Problem requirements
Start at the line with "J$. What is" in the records below, stop at the line with "Answer: $0$", and return every line in that span exactly, the two end lines included.

Data in this exercise

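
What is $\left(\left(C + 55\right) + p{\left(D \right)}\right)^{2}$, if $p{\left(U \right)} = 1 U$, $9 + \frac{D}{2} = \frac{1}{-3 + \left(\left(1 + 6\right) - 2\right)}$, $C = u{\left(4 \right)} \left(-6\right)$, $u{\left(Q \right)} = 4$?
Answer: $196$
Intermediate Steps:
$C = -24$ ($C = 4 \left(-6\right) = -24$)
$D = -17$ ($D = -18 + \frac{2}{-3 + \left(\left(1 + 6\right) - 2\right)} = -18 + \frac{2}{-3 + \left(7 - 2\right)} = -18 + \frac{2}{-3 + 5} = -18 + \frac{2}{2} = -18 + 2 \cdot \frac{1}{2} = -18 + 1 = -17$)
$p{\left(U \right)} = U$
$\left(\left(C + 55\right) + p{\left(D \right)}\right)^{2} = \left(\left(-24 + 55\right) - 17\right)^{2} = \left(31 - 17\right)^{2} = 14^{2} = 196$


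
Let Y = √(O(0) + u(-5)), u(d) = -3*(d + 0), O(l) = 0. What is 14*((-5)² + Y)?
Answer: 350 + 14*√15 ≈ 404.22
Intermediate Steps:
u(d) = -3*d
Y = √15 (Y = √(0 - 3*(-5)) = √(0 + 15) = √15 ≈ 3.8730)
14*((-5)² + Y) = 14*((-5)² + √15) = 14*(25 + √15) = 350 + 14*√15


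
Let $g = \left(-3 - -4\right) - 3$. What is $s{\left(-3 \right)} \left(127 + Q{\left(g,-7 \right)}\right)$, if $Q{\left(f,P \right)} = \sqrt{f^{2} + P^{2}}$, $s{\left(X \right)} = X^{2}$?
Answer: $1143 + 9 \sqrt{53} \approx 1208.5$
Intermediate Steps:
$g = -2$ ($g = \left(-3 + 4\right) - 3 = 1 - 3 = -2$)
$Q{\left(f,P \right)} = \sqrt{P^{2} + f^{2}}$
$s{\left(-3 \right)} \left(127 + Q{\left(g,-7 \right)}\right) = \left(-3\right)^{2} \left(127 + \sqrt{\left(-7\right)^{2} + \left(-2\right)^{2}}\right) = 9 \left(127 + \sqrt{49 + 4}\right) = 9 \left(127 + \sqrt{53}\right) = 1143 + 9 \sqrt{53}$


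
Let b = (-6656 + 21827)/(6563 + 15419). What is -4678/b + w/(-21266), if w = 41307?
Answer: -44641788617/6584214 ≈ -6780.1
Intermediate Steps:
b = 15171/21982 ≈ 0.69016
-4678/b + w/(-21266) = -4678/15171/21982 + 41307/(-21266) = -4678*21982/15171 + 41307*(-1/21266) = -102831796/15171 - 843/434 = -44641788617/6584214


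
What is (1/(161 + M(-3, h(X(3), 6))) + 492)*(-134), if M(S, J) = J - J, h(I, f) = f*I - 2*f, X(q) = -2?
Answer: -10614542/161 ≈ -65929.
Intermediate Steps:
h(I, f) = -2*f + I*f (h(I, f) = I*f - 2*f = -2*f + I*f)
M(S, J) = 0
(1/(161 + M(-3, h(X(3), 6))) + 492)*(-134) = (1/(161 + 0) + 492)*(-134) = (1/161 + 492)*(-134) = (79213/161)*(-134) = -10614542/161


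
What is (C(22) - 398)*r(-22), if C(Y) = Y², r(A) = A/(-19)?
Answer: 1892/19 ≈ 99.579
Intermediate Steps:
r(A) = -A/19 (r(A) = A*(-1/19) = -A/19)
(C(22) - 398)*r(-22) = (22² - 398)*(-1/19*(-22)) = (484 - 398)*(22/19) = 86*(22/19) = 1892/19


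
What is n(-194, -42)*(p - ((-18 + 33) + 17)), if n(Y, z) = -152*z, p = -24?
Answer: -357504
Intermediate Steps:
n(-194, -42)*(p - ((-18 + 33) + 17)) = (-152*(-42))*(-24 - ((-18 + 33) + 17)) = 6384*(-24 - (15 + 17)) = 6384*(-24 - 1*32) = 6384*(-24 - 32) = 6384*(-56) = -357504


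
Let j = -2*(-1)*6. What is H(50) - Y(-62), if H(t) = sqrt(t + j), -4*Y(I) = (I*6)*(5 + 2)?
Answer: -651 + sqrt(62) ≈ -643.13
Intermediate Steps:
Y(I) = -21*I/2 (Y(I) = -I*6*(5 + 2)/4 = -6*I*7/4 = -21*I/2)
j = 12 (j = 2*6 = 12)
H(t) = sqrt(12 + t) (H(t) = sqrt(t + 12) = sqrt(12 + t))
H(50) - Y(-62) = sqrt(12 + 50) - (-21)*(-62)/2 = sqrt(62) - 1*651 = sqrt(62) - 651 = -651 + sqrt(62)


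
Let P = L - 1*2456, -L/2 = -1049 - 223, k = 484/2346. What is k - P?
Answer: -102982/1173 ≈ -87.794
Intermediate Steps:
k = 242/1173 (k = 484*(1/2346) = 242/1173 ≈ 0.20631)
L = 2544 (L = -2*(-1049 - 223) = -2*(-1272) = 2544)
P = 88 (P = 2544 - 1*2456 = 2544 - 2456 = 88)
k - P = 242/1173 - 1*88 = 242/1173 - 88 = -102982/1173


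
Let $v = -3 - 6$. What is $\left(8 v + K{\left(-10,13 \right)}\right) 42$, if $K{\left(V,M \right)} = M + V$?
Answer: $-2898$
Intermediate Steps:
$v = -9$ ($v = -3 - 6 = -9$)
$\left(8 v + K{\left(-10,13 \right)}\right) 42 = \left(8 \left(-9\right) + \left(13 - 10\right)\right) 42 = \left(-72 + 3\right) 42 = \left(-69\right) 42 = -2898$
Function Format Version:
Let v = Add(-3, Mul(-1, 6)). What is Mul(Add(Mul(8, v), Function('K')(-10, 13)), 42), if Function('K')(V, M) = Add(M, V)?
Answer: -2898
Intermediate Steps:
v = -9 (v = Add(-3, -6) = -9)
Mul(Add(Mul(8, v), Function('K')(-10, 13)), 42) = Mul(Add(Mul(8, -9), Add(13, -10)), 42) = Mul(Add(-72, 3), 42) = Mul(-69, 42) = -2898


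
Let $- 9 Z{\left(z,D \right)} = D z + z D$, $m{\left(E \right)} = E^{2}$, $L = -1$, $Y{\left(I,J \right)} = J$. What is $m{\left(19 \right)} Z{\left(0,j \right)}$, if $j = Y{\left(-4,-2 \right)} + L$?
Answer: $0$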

--

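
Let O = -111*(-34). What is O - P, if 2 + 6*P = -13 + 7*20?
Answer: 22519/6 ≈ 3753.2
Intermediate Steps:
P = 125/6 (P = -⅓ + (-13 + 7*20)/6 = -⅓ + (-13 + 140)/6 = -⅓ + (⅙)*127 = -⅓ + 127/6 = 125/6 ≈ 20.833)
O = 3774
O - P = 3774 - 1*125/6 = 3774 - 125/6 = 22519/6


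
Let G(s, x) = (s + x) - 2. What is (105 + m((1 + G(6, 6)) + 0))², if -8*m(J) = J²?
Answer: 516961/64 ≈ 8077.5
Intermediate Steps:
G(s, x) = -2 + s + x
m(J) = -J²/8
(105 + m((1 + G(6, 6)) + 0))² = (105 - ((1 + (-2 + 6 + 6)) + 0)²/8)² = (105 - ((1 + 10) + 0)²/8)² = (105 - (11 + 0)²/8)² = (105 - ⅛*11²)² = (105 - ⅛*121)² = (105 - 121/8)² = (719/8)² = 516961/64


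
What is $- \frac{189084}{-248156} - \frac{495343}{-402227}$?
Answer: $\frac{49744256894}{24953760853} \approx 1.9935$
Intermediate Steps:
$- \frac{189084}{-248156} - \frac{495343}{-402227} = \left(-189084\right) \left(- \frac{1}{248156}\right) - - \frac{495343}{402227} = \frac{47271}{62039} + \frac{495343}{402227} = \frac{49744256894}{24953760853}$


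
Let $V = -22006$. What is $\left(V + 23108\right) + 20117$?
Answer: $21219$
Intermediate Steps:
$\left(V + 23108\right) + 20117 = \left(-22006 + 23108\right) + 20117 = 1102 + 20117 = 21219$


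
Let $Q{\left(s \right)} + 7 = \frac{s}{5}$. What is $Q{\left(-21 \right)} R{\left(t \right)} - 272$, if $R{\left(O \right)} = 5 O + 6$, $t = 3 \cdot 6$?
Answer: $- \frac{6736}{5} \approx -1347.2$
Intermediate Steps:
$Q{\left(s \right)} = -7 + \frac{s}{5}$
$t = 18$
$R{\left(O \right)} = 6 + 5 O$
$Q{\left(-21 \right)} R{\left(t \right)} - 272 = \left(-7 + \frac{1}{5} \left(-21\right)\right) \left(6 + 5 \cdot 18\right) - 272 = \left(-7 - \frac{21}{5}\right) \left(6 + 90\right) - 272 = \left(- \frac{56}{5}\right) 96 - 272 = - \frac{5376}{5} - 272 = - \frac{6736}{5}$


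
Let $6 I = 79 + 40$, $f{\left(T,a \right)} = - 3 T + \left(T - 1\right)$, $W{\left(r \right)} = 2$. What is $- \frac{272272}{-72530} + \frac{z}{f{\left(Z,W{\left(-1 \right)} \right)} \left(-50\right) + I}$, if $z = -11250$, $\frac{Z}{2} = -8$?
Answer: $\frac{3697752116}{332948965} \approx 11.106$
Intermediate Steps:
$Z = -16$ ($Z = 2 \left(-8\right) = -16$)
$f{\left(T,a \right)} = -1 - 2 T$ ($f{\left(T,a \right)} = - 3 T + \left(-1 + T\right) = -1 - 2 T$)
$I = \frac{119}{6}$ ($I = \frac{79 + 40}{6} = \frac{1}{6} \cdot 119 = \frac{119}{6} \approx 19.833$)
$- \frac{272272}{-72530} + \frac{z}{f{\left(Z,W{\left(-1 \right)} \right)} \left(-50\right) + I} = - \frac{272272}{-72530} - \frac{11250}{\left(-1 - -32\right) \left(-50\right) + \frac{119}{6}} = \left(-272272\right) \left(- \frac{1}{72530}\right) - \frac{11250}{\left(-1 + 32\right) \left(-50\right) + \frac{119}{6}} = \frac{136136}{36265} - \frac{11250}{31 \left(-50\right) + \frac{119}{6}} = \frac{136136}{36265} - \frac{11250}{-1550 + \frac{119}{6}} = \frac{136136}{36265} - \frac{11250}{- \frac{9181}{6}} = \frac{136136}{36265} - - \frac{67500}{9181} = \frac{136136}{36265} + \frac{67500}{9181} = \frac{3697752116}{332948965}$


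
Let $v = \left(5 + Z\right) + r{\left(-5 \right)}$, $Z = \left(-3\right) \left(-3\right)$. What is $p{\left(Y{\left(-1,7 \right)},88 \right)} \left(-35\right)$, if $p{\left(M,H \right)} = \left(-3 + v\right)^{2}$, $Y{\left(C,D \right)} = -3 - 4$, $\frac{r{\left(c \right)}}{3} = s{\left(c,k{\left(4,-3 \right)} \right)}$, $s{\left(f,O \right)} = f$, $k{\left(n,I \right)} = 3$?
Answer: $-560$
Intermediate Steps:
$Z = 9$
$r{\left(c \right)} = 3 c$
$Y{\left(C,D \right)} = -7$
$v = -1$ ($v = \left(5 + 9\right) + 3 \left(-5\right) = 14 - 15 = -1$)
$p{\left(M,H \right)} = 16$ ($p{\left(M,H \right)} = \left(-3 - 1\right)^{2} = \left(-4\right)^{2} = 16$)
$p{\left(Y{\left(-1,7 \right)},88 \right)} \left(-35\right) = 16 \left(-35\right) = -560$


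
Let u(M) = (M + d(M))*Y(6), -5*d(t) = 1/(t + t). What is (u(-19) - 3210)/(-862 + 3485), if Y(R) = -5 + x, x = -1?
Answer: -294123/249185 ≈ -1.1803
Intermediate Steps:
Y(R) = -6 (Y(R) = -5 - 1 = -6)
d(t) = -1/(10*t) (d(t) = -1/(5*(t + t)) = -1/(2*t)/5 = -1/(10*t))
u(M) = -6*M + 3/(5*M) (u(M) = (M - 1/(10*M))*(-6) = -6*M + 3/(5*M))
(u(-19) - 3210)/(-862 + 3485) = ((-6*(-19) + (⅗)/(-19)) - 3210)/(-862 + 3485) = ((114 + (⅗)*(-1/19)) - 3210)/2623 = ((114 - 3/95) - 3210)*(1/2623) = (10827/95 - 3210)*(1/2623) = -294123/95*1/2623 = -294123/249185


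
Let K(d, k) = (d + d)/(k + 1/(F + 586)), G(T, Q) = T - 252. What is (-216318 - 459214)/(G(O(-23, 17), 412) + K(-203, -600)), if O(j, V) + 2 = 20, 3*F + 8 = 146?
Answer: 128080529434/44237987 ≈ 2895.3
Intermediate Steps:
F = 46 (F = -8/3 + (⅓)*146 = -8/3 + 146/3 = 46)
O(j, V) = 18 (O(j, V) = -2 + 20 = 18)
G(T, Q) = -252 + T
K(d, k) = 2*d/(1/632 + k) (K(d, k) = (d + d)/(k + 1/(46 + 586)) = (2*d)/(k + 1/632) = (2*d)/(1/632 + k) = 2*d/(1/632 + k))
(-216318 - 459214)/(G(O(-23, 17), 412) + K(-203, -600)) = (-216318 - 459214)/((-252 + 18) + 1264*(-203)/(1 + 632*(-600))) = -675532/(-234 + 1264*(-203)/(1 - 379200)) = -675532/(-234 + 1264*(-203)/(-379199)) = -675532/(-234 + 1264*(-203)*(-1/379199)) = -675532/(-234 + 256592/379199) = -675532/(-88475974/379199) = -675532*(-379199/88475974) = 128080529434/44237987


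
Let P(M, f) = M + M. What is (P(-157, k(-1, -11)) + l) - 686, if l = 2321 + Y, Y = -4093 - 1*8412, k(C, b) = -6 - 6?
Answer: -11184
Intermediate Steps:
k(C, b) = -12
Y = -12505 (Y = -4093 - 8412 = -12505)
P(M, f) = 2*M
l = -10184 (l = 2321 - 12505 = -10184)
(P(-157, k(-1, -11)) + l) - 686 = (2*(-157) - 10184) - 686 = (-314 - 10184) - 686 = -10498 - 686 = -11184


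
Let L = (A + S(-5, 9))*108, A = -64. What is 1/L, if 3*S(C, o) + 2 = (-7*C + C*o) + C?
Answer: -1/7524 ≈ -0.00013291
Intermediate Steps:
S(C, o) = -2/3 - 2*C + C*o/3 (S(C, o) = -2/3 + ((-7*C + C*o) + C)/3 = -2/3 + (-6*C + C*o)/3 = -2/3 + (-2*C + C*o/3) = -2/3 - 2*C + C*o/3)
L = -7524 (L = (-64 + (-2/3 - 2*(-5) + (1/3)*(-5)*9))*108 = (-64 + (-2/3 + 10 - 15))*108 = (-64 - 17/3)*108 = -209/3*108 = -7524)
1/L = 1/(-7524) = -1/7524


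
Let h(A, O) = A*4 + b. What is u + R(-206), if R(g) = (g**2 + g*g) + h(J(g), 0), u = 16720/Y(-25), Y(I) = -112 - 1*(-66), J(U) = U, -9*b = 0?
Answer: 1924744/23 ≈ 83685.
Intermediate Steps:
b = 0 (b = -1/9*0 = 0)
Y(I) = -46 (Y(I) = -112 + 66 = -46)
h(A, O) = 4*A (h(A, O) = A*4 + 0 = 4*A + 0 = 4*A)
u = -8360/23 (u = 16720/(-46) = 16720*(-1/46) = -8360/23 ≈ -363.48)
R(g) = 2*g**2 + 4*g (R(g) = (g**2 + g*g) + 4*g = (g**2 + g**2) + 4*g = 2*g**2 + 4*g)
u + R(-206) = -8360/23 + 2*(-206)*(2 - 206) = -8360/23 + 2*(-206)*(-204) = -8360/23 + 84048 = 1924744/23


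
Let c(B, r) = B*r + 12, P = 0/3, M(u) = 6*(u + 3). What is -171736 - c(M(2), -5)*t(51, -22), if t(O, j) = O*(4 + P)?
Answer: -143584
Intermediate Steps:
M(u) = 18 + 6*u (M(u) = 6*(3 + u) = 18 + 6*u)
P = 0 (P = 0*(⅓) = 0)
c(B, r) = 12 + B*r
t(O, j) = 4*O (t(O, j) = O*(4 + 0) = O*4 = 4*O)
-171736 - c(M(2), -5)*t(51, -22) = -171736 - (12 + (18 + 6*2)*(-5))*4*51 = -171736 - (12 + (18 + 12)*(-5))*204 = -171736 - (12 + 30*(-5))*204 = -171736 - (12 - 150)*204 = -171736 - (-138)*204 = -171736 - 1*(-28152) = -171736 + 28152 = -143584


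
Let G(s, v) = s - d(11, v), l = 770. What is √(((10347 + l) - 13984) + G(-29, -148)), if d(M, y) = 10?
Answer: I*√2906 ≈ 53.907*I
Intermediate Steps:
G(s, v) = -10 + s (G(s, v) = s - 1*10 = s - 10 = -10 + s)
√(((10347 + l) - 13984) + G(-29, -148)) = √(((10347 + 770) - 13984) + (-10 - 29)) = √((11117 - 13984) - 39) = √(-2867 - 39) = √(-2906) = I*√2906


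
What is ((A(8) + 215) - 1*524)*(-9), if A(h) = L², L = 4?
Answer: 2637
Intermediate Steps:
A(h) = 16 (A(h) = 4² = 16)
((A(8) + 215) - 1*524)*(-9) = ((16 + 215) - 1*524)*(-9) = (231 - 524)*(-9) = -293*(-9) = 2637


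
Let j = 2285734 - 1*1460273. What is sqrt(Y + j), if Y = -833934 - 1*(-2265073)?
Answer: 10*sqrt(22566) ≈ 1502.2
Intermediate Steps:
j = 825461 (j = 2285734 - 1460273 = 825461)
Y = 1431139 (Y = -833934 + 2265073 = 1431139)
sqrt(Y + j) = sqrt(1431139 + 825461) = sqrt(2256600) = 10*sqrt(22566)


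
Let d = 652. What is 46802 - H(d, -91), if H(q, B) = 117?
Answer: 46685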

Task output
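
Let $- 9 Z{\left(z,D \right)} = D z + z D$, $m{\left(E \right)} = E^{2}$, $L = -1$, $Y{\left(I,J \right)} = J$. What is $m{\left(19 \right)} Z{\left(0,j \right)}$, if $j = Y{\left(-4,-2 \right)} + L$?
Answer: $0$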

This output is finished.